╭─ Records for this task

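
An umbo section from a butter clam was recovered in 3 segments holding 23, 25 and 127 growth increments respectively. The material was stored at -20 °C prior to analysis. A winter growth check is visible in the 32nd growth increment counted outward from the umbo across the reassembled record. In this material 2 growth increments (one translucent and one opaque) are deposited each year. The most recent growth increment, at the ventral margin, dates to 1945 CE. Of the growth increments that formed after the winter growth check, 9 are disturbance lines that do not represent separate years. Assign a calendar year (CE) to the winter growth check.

Total growth increments = 23 + 25 + 127 = 175.
Between growth increment 32 and the ventral margin there are 175 − 32 = 143 growth increments.
143 − 9 false = 134 true growth increments after the winter growth check.
With 2 growth increments per year, 134 / 2 = 67 years.
Counting back 67 years from 1945 CE places the winter growth check in 1945 − 67 = 1878 CE.

1878 CE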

╰─

- [Aim of the task]: The full listing above is to be copied exactly, line for line.

- [Your response]:
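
An umbo section from a butter clam was recovered in 3 segments holding 23, 25 and 127 growth increments respectively. The material was stored at -20 °C prior to analysis. A winter growth check is visible in the 32nd growth increment counted outward from the umbo across the reassembled record. In this material 2 growth increments (one translucent and one opaque) are deposited each year. The most recent growth increment, at the ventral margin, dates to 1945 CE. Of the growth increments that formed after the winter growth check, 9 are disturbance lines that do not represent separate years. Assign a calendar year (CE) to the winter growth check.

Total growth increments = 23 + 25 + 127 = 175.
Between growth increment 32 and the ventral margin there are 175 − 32 = 143 growth increments.
143 − 9 false = 134 true growth increments after the winter growth check.
With 2 growth increments per year, 134 / 2 = 67 years.
Counting back 67 years from 1945 CE places the winter growth check in 1945 − 67 = 1878 CE.

1878 CE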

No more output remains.